What this task involves: Where the records below show a line containing "(A) set leaf at index 3 to value 77", start copying; end with the line containing "(C) set leaf at index 0 to value 76", and copy it too.

Collected data entries:
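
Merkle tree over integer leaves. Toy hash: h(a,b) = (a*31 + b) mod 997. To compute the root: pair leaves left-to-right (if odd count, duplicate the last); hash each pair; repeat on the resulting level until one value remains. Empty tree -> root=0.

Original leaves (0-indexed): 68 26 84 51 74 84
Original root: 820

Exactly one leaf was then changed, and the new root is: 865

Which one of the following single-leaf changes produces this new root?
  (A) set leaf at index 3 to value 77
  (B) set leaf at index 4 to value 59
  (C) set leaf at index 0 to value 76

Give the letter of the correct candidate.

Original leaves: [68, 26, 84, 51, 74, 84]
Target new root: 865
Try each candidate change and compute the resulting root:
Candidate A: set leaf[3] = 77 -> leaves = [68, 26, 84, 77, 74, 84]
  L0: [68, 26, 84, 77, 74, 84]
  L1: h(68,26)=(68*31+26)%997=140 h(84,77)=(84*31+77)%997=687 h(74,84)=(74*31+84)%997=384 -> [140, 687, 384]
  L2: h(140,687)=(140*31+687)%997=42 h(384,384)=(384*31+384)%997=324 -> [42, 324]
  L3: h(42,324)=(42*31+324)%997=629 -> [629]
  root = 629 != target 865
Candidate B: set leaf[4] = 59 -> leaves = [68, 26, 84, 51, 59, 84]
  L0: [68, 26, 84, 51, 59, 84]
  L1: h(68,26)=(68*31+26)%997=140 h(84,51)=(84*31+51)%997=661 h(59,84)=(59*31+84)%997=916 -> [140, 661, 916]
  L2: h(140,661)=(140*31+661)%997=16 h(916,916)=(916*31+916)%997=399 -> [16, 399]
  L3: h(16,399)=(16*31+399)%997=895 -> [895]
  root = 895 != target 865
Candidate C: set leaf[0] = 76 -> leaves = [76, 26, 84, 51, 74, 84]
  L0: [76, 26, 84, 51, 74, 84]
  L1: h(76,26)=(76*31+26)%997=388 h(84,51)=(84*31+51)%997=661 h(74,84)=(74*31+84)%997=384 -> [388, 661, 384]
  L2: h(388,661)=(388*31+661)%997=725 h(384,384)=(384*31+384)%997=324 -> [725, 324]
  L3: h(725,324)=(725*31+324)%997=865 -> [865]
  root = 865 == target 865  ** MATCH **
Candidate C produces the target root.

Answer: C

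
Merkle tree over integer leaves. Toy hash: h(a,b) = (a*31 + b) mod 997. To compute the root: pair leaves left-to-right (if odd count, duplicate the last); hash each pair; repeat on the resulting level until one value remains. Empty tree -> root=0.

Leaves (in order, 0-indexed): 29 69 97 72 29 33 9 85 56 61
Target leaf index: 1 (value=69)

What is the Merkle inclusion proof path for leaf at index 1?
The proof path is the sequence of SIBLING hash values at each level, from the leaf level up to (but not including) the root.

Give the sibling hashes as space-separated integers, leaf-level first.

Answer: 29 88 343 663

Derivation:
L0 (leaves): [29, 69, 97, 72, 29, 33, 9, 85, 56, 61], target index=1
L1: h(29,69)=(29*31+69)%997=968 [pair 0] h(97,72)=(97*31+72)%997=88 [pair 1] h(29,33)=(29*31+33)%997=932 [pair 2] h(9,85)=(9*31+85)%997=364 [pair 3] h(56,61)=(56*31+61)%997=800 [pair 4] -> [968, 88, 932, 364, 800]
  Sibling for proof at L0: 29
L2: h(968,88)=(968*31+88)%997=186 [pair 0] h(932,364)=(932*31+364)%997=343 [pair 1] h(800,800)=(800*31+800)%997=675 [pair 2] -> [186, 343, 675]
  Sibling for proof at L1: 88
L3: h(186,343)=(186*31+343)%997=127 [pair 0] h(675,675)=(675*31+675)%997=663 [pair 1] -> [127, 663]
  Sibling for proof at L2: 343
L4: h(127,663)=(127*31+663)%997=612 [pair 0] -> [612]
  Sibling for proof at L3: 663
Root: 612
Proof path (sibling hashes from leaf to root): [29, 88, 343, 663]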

---

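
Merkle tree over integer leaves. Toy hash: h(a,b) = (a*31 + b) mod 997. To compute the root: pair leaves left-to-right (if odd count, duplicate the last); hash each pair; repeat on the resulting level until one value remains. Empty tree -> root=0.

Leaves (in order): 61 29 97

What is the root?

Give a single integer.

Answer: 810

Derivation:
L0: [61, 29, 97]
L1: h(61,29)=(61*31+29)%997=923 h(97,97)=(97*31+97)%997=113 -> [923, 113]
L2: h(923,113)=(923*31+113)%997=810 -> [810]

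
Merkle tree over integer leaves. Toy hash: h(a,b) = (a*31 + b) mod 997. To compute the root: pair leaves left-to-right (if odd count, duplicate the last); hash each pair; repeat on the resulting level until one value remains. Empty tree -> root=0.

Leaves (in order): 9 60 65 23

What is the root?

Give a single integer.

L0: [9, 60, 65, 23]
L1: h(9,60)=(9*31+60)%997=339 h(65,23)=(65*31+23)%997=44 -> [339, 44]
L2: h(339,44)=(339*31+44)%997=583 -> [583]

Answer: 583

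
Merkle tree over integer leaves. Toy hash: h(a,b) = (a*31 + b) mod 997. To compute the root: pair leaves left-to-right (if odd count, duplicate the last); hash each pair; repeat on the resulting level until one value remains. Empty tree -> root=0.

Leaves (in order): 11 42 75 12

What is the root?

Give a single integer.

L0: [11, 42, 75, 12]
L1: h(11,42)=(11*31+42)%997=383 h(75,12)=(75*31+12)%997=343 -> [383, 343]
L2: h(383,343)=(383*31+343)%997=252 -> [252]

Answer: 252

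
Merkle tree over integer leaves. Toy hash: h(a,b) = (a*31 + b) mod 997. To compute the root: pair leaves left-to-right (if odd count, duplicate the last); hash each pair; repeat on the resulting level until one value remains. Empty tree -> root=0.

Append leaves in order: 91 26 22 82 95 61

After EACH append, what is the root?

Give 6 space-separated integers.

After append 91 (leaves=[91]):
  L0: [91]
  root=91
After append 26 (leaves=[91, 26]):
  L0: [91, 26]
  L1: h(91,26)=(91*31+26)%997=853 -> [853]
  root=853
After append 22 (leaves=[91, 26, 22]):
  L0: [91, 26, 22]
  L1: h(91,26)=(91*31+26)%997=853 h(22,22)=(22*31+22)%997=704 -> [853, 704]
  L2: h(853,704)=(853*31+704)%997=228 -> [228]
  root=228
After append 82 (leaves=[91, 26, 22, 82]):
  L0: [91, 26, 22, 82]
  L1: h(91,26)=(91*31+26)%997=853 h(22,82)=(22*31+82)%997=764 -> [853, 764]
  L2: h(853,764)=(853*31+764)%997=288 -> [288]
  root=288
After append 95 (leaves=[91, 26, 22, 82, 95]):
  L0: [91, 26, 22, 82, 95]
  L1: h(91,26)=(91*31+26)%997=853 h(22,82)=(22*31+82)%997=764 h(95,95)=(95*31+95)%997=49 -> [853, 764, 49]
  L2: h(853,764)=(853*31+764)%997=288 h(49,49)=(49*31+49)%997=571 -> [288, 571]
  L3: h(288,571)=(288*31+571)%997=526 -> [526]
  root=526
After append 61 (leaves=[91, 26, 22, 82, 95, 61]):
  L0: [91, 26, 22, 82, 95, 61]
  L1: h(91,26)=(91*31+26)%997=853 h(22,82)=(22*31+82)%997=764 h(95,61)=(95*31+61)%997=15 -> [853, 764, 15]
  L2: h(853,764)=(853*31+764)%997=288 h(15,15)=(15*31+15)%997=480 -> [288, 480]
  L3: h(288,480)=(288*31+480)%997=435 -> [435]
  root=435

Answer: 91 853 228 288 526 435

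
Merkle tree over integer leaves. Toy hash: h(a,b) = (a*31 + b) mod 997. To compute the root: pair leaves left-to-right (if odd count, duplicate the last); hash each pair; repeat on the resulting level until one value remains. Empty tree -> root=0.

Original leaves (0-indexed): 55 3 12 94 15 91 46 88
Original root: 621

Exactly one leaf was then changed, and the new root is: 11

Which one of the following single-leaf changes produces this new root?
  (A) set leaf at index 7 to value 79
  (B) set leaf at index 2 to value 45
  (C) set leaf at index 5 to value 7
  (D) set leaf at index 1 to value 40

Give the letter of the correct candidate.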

Reply:
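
  (A) set leaf at index 3 to value 77
  (B) set leaf at index 4 to value 59
  (C) set leaf at index 0 to value 76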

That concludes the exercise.